● **What to do**
Wherever the string "Apply" appears in the records, return the line that holds it.

● **Data under study**
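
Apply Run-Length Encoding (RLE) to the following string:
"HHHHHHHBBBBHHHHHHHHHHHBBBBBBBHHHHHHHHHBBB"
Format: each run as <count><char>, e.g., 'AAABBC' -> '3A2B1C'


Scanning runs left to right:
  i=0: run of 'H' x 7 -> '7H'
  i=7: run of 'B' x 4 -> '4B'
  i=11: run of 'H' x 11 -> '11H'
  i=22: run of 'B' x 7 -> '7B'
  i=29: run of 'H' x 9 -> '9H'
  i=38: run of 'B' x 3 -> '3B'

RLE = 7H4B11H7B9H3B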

==

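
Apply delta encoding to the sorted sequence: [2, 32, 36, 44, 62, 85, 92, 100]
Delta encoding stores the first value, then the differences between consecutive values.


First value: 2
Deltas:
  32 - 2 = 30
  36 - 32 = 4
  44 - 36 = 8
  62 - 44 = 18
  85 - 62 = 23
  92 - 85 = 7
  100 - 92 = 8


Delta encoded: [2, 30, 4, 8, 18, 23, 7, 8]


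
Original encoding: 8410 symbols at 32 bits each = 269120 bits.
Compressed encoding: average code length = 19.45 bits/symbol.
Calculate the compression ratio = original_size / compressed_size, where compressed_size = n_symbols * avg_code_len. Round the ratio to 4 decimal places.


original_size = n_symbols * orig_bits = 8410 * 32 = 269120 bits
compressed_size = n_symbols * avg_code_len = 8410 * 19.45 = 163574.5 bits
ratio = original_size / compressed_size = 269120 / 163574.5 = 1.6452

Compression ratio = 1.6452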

* * *

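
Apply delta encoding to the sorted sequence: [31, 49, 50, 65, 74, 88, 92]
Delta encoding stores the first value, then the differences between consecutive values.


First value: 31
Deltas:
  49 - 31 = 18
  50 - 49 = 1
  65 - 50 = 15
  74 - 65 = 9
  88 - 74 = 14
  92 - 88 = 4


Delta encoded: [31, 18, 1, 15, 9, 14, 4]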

● **Reply to the exercise**
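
Apply Run-Length Encoding (RLE) to the following string:
Apply delta encoding to the sorted sequence: [2, 32, 36, 44, 62, 85, 92, 100]
Apply delta encoding to the sorted sequence: [31, 49, 50, 65, 74, 88, 92]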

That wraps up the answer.